Records for this exercise:

--------------------

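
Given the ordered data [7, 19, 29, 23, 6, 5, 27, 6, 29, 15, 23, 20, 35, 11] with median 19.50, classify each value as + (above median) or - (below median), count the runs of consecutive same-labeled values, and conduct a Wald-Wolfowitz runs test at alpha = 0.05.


Step 1: Compute median = 19.50; label A = above, B = below.
Labels in order: BBAABBABABAAAB  (n_A = 7, n_B = 7)
Step 2: Count runs R = 9.
Step 3: Under H0 (random ordering), E[R] = 2*n_A*n_B/(n_A+n_B) + 1 = 2*7*7/14 + 1 = 8.0000.
        Var[R] = 2*n_A*n_B*(2*n_A*n_B - n_A - n_B) / ((n_A+n_B)^2 * (n_A+n_B-1)) = 8232/2548 = 3.2308.
        SD[R] = 1.7974.
Step 4: Continuity-corrected z = (R - 0.5 - E[R]) / SD[R] = (9 - 0.5 - 8.0000) / 1.7974 = 0.2782.
Step 5: Two-sided p-value via normal approximation = 2*(1 - Phi(|z|)) = 0.780879.
Step 6: alpha = 0.05. fail to reject H0.

R = 9, z = 0.2782, p = 0.780879, fail to reject H0.


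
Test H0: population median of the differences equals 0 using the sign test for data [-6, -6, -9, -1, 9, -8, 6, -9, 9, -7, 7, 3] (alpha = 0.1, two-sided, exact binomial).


Step 1: Discard zero differences. Original n = 12; n_eff = number of nonzero differences = 12.
Nonzero differences (with sign): -6, -6, -9, -1, +9, -8, +6, -9, +9, -7, +7, +3
Step 2: Count signs: positive = 5, negative = 7.
Step 3: Under H0: P(positive) = 0.5, so the number of positives S ~ Bin(12, 0.5).
Step 4: Two-sided exact p-value = sum of Bin(12,0.5) probabilities at or below the observed probability = 0.774414.
Step 5: alpha = 0.1. fail to reject H0.

n_eff = 12, pos = 5, neg = 7, p = 0.774414, fail to reject H0.


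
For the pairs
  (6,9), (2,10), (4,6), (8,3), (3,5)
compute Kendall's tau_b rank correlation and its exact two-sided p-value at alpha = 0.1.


Step 1: Enumerate the 10 unordered pairs (i,j) with i<j and classify each by sign(x_j-x_i) * sign(y_j-y_i).
  (1,2):dx=-4,dy=+1->D; (1,3):dx=-2,dy=-3->C; (1,4):dx=+2,dy=-6->D; (1,5):dx=-3,dy=-4->C
  (2,3):dx=+2,dy=-4->D; (2,4):dx=+6,dy=-7->D; (2,5):dx=+1,dy=-5->D; (3,4):dx=+4,dy=-3->D
  (3,5):dx=-1,dy=-1->C; (4,5):dx=-5,dy=+2->D
Step 2: C = 3, D = 7, total pairs = 10.
Step 3: tau = (C - D)/(n(n-1)/2) = (3 - 7)/10 = -0.400000.
Step 4: Exact two-sided p-value (enumerate n! = 120 permutations of y under H0): p = 0.483333.
Step 5: alpha = 0.1. fail to reject H0.

tau_b = -0.4000 (C=3, D=7), p = 0.483333, fail to reject H0.


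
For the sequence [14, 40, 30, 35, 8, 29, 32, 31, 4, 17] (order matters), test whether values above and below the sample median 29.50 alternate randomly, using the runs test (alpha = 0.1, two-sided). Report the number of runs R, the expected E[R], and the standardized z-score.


Step 1: Compute median = 29.50; label A = above, B = below.
Labels in order: BAAABBAABB  (n_A = 5, n_B = 5)
Step 2: Count runs R = 5.
Step 3: Under H0 (random ordering), E[R] = 2*n_A*n_B/(n_A+n_B) + 1 = 2*5*5/10 + 1 = 6.0000.
        Var[R] = 2*n_A*n_B*(2*n_A*n_B - n_A - n_B) / ((n_A+n_B)^2 * (n_A+n_B-1)) = 2000/900 = 2.2222.
        SD[R] = 1.4907.
Step 4: Continuity-corrected z = (R + 0.5 - E[R]) / SD[R] = (5 + 0.5 - 6.0000) / 1.4907 = -0.3354.
Step 5: Two-sided p-value via normal approximation = 2*(1 - Phi(|z|)) = 0.737316.
Step 6: alpha = 0.1. fail to reject H0.

R = 5, z = -0.3354, p = 0.737316, fail to reject H0.


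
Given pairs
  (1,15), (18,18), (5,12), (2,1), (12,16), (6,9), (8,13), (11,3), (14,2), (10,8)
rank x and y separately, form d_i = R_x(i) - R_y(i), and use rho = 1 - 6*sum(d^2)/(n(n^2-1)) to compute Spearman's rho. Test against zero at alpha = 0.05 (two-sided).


Step 1: Rank x and y separately (midranks; no ties here).
rank(x): 1->1, 18->10, 5->3, 2->2, 12->8, 6->4, 8->5, 11->7, 14->9, 10->6
rank(y): 15->8, 18->10, 12->6, 1->1, 16->9, 9->5, 13->7, 3->3, 2->2, 8->4
Step 2: d_i = R_x(i) - R_y(i); compute d_i^2.
  (1-8)^2=49, (10-10)^2=0, (3-6)^2=9, (2-1)^2=1, (8-9)^2=1, (4-5)^2=1, (5-7)^2=4, (7-3)^2=16, (9-2)^2=49, (6-4)^2=4
sum(d^2) = 134.
Step 3: rho = 1 - 6*134 / (10*(10^2 - 1)) = 1 - 804/990 = 0.187879.
Step 4: Under H0, t = rho * sqrt((n-2)/(1-rho^2)) = 0.5410 ~ t(8).
Step 5: Two-sided p-value from the t-distribution with 8 df = 0.603218.
Step 6: alpha = 0.05. fail to reject H0.

rho = 0.1879, p = 0.603218, fail to reject H0 at alpha = 0.05.


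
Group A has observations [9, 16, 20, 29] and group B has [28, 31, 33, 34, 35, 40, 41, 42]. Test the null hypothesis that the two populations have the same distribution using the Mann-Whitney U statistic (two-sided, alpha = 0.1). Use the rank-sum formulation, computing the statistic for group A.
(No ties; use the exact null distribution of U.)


Step 1: Combine and sort all 12 observations; assign midranks.
sorted (value, group): (9,X), (16,X), (20,X), (28,Y), (29,X), (31,Y), (33,Y), (34,Y), (35,Y), (40,Y), (41,Y), (42,Y)
ranks: 9->1, 16->2, 20->3, 28->4, 29->5, 31->6, 33->7, 34->8, 35->9, 40->10, 41->11, 42->12
Step 2: Rank sum for X: R1 = 1 + 2 + 3 + 5 = 11.
Step 3: U_X = R1 - n1(n1+1)/2 = 11 - 4*5/2 = 11 - 10 = 1.
       U_Y = n1*n2 - U_X = 32 - 1 = 31.
Step 4: No ties, so the exact null distribution of U (based on enumerating the C(12,4) = 495 equally likely rank assignments) gives the two-sided p-value.
Step 5: p-value = 0.008081; compare to alpha = 0.1. reject H0.

U_X = 1, p = 0.008081, reject H0 at alpha = 0.1.


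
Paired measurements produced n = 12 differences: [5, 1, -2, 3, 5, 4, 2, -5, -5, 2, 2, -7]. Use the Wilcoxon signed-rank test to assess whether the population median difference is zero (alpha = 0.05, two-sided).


Step 1: Drop any zero differences (none here) and take |d_i|.
|d| = [5, 1, 2, 3, 5, 4, 2, 5, 5, 2, 2, 7]
Step 2: Midrank |d_i| (ties get averaged ranks).
ranks: |5|->9.5, |1|->1, |2|->3.5, |3|->6, |5|->9.5, |4|->7, |2|->3.5, |5|->9.5, |5|->9.5, |2|->3.5, |2|->3.5, |7|->12
Step 3: Attach original signs; sum ranks with positive sign and with negative sign.
W+ = 9.5 + 1 + 6 + 9.5 + 7 + 3.5 + 3.5 + 3.5 = 43.5
W- = 3.5 + 9.5 + 9.5 + 12 = 34.5
(Check: W+ + W- = 78 should equal n(n+1)/2 = 78.)
Step 4: Test statistic W = min(W+, W-) = 34.5.
Step 5: Ties in |d|, so use the tie-corrected normal approximation.
        E[W] = n(n+1)/4 = 12*13/4 = 39.
        Tie groups: |d|=2 (t=4), |d|=5 (t=4); sum(t^3 - t) = 120.
        Var[W] = n(n+1)(2n+1)/24 - sum(t^3-t)/48 = 3900/24 - 120/48 = 160.
        z = (W - E[W]) / sqrt(Var[W]) = (34.5 - 39) / 12.6491 = -0.3558.
        Two-sided p = 2*Phi(z) = 0.722023.
Step 6: alpha = 0.05. fail to reject H0.

W+ = 43.5, W- = 34.5, W = min = 34.5, p = 0.722023, fail to reject H0.


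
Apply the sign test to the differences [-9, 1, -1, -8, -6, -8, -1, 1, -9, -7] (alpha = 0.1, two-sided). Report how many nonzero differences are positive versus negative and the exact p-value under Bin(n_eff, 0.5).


Step 1: Discard zero differences. Original n = 10; n_eff = number of nonzero differences = 10.
Nonzero differences (with sign): -9, +1, -1, -8, -6, -8, -1, +1, -9, -7
Step 2: Count signs: positive = 2, negative = 8.
Step 3: Under H0: P(positive) = 0.5, so the number of positives S ~ Bin(10, 0.5).
Step 4: Two-sided exact p-value = sum of Bin(10,0.5) probabilities at or below the observed probability = 0.109375.
Step 5: alpha = 0.1. fail to reject H0.

n_eff = 10, pos = 2, neg = 8, p = 0.109375, fail to reject H0.


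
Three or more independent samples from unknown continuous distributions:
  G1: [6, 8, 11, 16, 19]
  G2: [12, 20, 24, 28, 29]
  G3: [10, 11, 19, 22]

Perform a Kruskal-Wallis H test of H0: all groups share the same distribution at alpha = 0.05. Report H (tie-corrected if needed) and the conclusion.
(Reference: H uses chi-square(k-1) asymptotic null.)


Step 1: Combine all N = 14 observations and assign midranks.
sorted (value, group, rank): (6,G1,1), (8,G1,2), (10,G3,3), (11,G1,4.5), (11,G3,4.5), (12,G2,6), (16,G1,7), (19,G1,8.5), (19,G3,8.5), (20,G2,10), (22,G3,11), (24,G2,12), (28,G2,13), (29,G2,14)
Step 2: Sum ranks within each group.
R_1 = 23 (n_1 = 5)
R_2 = 55 (n_2 = 5)
R_3 = 27 (n_3 = 4)
Step 3: H = 12/(N(N+1)) * sum(R_i^2/n_i) - 3(N+1)
     = 12/(14*15) * (23^2/5 + 55^2/5 + 27^2/4) - 3*15
     = 0.057143 * 893.05 - 45
     = 6.031429.
Step 4: Ties present; correction factor C = 1 - 12/(14^3 - 14) = 0.995604. Corrected H = 6.031429 / 0.995604 = 6.058057.
Step 5: Under H0, H ~ chi^2(2); p-value = 0.048363.
Step 6: alpha = 0.05. reject H0.

H = 6.0581, df = 2, p = 0.048363, reject H0.


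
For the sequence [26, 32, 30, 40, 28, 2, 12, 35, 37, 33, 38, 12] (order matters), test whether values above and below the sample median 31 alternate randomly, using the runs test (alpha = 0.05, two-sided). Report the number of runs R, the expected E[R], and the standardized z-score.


Step 1: Compute median = 31; label A = above, B = below.
Labels in order: BABABBBAAAAB  (n_A = 6, n_B = 6)
Step 2: Count runs R = 7.
Step 3: Under H0 (random ordering), E[R] = 2*n_A*n_B/(n_A+n_B) + 1 = 2*6*6/12 + 1 = 7.0000.
        Var[R] = 2*n_A*n_B*(2*n_A*n_B - n_A - n_B) / ((n_A+n_B)^2 * (n_A+n_B-1)) = 4320/1584 = 2.7273.
        SD[R] = 1.6514.
Step 4: R = E[R], so z = 0 with no continuity correction.
Step 5: Two-sided p-value via normal approximation = 2*(1 - Phi(|z|)) = 1.000000.
Step 6: alpha = 0.05. fail to reject H0.

R = 7, z = 0.0000, p = 1.000000, fail to reject H0.


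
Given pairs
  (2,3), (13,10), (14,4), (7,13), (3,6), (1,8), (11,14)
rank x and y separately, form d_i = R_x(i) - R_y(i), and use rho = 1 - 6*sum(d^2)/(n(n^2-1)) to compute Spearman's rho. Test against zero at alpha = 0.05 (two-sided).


Step 1: Rank x and y separately (midranks; no ties here).
rank(x): 2->2, 13->6, 14->7, 7->4, 3->3, 1->1, 11->5
rank(y): 3->1, 10->5, 4->2, 13->6, 6->3, 8->4, 14->7
Step 2: d_i = R_x(i) - R_y(i); compute d_i^2.
  (2-1)^2=1, (6-5)^2=1, (7-2)^2=25, (4-6)^2=4, (3-3)^2=0, (1-4)^2=9, (5-7)^2=4
sum(d^2) = 44.
Step 3: rho = 1 - 6*44 / (7*(7^2 - 1)) = 1 - 264/336 = 0.214286.
Step 4: Under H0, t = rho * sqrt((n-2)/(1-rho^2)) = 0.4906 ~ t(5).
Step 5: Two-sided p-value from the t-distribution with 5 df = 0.644512.
Step 6: alpha = 0.05. fail to reject H0.

rho = 0.2143, p = 0.644512, fail to reject H0 at alpha = 0.05.


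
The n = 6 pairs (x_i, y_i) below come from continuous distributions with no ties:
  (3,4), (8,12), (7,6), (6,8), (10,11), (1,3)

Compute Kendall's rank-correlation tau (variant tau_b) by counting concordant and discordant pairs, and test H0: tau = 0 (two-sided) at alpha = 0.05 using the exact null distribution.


Step 1: Enumerate the 15 unordered pairs (i,j) with i<j and classify each by sign(x_j-x_i) * sign(y_j-y_i).
  (1,2):dx=+5,dy=+8->C; (1,3):dx=+4,dy=+2->C; (1,4):dx=+3,dy=+4->C; (1,5):dx=+7,dy=+7->C
  (1,6):dx=-2,dy=-1->C; (2,3):dx=-1,dy=-6->C; (2,4):dx=-2,dy=-4->C; (2,5):dx=+2,dy=-1->D
  (2,6):dx=-7,dy=-9->C; (3,4):dx=-1,dy=+2->D; (3,5):dx=+3,dy=+5->C; (3,6):dx=-6,dy=-3->C
  (4,5):dx=+4,dy=+3->C; (4,6):dx=-5,dy=-5->C; (5,6):dx=-9,dy=-8->C
Step 2: C = 13, D = 2, total pairs = 15.
Step 3: tau = (C - D)/(n(n-1)/2) = (13 - 2)/15 = 0.733333.
Step 4: Exact two-sided p-value (enumerate n! = 720 permutations of y under H0): p = 0.055556.
Step 5: alpha = 0.05. fail to reject H0.

tau_b = 0.7333 (C=13, D=2), p = 0.055556, fail to reject H0.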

--------------------

Exercise:
Above are the entries. Quote exactly the lines from the one bearing "Paired measurements produced" through the one bearing "G3: [10, 11, 19, 22]".

Response area:
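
Paired measurements produced n = 12 differences: [5, 1, -2, 3, 5, 4, 2, -5, -5, 2, 2, -7]. Use the Wilcoxon signed-rank test to assess whether the population median difference is zero (alpha = 0.05, two-sided).


Step 1: Drop any zero differences (none here) and take |d_i|.
|d| = [5, 1, 2, 3, 5, 4, 2, 5, 5, 2, 2, 7]
Step 2: Midrank |d_i| (ties get averaged ranks).
ranks: |5|->9.5, |1|->1, |2|->3.5, |3|->6, |5|->9.5, |4|->7, |2|->3.5, |5|->9.5, |5|->9.5, |2|->3.5, |2|->3.5, |7|->12
Step 3: Attach original signs; sum ranks with positive sign and with negative sign.
W+ = 9.5 + 1 + 6 + 9.5 + 7 + 3.5 + 3.5 + 3.5 = 43.5
W- = 3.5 + 9.5 + 9.5 + 12 = 34.5
(Check: W+ + W- = 78 should equal n(n+1)/2 = 78.)
Step 4: Test statistic W = min(W+, W-) = 34.5.
Step 5: Ties in |d|, so use the tie-corrected normal approximation.
        E[W] = n(n+1)/4 = 12*13/4 = 39.
        Tie groups: |d|=2 (t=4), |d|=5 (t=4); sum(t^3 - t) = 120.
        Var[W] = n(n+1)(2n+1)/24 - sum(t^3-t)/48 = 3900/24 - 120/48 = 160.
        z = (W - E[W]) / sqrt(Var[W]) = (34.5 - 39) / 12.6491 = -0.3558.
        Two-sided p = 2*Phi(z) = 0.722023.
Step 6: alpha = 0.05. fail to reject H0.

W+ = 43.5, W- = 34.5, W = min = 34.5, p = 0.722023, fail to reject H0.


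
Apply the sign test to the differences [-9, 1, -1, -8, -6, -8, -1, 1, -9, -7] (alpha = 0.1, two-sided). Report how many nonzero differences are positive versus negative and the exact p-value under Bin(n_eff, 0.5).


Step 1: Discard zero differences. Original n = 10; n_eff = number of nonzero differences = 10.
Nonzero differences (with sign): -9, +1, -1, -8, -6, -8, -1, +1, -9, -7
Step 2: Count signs: positive = 2, negative = 8.
Step 3: Under H0: P(positive) = 0.5, so the number of positives S ~ Bin(10, 0.5).
Step 4: Two-sided exact p-value = sum of Bin(10,0.5) probabilities at or below the observed probability = 0.109375.
Step 5: alpha = 0.1. fail to reject H0.

n_eff = 10, pos = 2, neg = 8, p = 0.109375, fail to reject H0.


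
Three or more independent samples from unknown continuous distributions:
  G1: [6, 8, 11, 16, 19]
  G2: [12, 20, 24, 28, 29]
  G3: [10, 11, 19, 22]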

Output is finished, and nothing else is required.